> **Exercise**
Send back the listing, word for word.

> **Data section**
======
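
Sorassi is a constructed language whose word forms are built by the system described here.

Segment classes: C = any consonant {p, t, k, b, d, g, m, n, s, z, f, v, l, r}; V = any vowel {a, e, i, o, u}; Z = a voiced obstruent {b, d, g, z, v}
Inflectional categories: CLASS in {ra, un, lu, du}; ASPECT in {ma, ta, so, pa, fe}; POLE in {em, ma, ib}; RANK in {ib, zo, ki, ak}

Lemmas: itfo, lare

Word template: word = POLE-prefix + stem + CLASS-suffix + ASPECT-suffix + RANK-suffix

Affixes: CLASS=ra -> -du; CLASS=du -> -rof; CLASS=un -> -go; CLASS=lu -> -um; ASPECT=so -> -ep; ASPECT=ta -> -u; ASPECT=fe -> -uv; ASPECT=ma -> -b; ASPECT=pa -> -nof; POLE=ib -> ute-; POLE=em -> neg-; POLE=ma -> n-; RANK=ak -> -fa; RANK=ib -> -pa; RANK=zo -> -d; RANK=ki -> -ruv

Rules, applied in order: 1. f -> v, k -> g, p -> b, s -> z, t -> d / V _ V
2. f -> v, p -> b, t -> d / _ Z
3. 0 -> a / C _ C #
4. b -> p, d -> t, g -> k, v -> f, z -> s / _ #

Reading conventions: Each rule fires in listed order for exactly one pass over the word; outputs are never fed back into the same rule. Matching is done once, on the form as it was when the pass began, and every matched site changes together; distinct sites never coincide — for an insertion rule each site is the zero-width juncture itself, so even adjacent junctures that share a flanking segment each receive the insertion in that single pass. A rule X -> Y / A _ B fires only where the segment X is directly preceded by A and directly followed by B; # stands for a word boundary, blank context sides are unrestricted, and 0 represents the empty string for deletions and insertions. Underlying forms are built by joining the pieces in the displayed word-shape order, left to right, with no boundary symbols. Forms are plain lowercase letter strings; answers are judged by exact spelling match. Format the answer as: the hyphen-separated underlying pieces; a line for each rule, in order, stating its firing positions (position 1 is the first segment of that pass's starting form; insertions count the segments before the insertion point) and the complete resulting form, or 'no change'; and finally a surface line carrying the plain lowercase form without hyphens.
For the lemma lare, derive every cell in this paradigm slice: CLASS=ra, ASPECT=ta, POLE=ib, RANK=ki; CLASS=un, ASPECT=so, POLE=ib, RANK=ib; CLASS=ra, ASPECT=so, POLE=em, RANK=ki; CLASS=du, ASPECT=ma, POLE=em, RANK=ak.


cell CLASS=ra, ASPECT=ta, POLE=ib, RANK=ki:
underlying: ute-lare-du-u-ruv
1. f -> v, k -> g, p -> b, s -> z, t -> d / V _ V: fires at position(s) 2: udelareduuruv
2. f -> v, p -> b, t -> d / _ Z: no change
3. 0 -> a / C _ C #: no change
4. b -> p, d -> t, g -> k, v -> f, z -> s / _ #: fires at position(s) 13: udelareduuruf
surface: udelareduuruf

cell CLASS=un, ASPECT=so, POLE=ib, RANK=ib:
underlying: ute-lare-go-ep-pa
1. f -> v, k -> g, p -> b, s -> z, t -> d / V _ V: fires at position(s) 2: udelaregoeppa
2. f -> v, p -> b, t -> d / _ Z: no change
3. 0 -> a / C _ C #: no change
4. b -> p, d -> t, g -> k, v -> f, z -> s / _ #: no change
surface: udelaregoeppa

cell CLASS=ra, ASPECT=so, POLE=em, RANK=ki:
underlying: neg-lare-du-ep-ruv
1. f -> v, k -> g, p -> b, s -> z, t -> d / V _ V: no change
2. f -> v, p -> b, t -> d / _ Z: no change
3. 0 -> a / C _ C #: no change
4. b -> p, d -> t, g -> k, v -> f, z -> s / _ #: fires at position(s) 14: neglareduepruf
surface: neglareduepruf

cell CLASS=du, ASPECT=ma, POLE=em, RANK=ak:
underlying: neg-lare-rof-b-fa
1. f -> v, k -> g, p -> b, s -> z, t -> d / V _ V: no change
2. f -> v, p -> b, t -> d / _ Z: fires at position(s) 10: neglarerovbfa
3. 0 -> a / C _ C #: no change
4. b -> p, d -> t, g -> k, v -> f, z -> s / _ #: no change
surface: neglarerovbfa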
======
> **Worked solution**
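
Sorassi is a constructed language whose word forms are built by the system described here.

Segment classes: C = any consonant {p, t, k, b, d, g, m, n, s, z, f, v, l, r}; V = any vowel {a, e, i, o, u}; Z = a voiced obstruent {b, d, g, z, v}
Inflectional categories: CLASS in {ra, un, lu, du}; ASPECT in {ma, ta, so, pa, fe}; POLE in {em, ma, ib}; RANK in {ib, zo, ki, ak}

Lemmas: itfo, lare

Word template: word = POLE-prefix + stem + CLASS-suffix + ASPECT-suffix + RANK-suffix

Affixes: CLASS=ra -> -du; CLASS=du -> -rof; CLASS=un -> -go; CLASS=lu -> -um; ASPECT=so -> -ep; ASPECT=ta -> -u; ASPECT=fe -> -uv; ASPECT=ma -> -b; ASPECT=pa -> -nof; POLE=ib -> ute-; POLE=em -> neg-; POLE=ma -> n-; RANK=ak -> -fa; RANK=ib -> -pa; RANK=zo -> -d; RANK=ki -> -ruv

Rules, applied in order: 1. f -> v, k -> g, p -> b, s -> z, t -> d / V _ V
2. f -> v, p -> b, t -> d / _ Z
3. 0 -> a / C _ C #
4. b -> p, d -> t, g -> k, v -> f, z -> s / _ #

Reading conventions: Each rule fires in listed order for exactly one pass over the word; outputs are never fed back into the same rule. Matching is done once, on the form as it was when the pass began, and every matched site changes together; distinct sites never coincide — for an insertion rule each site is the zero-width juncture itself, so even adjacent junctures that share a flanking segment each receive the insertion in that single pass. A rule X -> Y / A _ B fires only where the segment X is directly preceded by A and directly followed by B; # stands for a word boundary, blank context sides are unrestricted, and 0 represents the empty string for deletions and insertions. Underlying forms are built by joining the pieces in the displayed word-shape order, left to right, with no boundary symbols. Forms are plain lowercase letter strings; answers are judged by exact spelling match. Format the answer as: the hyphen-separated underlying pieces; a line for each rule, in order, stating its firing positions (position 1 is the first segment of that pass's starting form; insertions count the segments before the insertion point) and the complete resulting form, or 'no change'; and finally a surface line carrying the plain lowercase form without hyphens.
For the lemma lare, derive every cell in this paradigm slice: CLASS=ra, ASPECT=ta, POLE=ib, RANK=ki; CLASS=un, ASPECT=so, POLE=ib, RANK=ib; CLASS=ra, ASPECT=so, POLE=em, RANK=ki; CLASS=du, ASPECT=ma, POLE=em, RANK=ak.


cell CLASS=ra, ASPECT=ta, POLE=ib, RANK=ki:
underlying: ute-lare-du-u-ruv
1. f -> v, k -> g, p -> b, s -> z, t -> d / V _ V: fires at position(s) 2: udelareduuruv
2. f -> v, p -> b, t -> d / _ Z: no change
3. 0 -> a / C _ C #: no change
4. b -> p, d -> t, g -> k, v -> f, z -> s / _ #: fires at position(s) 13: udelareduuruf
surface: udelareduuruf

cell CLASS=un, ASPECT=so, POLE=ib, RANK=ib:
underlying: ute-lare-go-ep-pa
1. f -> v, k -> g, p -> b, s -> z, t -> d / V _ V: fires at position(s) 2: udelaregoeppa
2. f -> v, p -> b, t -> d / _ Z: no change
3. 0 -> a / C _ C #: no change
4. b -> p, d -> t, g -> k, v -> f, z -> s / _ #: no change
surface: udelaregoeppa

cell CLASS=ra, ASPECT=so, POLE=em, RANK=ki:
underlying: neg-lare-du-ep-ruv
1. f -> v, k -> g, p -> b, s -> z, t -> d / V _ V: no change
2. f -> v, p -> b, t -> d / _ Z: no change
3. 0 -> a / C _ C #: no change
4. b -> p, d -> t, g -> k, v -> f, z -> s / _ #: fires at position(s) 14: neglareduepruf
surface: neglareduepruf

cell CLASS=du, ASPECT=ma, POLE=em, RANK=ak:
underlying: neg-lare-rof-b-fa
1. f -> v, k -> g, p -> b, s -> z, t -> d / V _ V: no change
2. f -> v, p -> b, t -> d / _ Z: fires at position(s) 10: neglarerovbfa
3. 0 -> a / C _ C #: no change
4. b -> p, d -> t, g -> k, v -> f, z -> s / _ #: no change
surface: neglarerovbfa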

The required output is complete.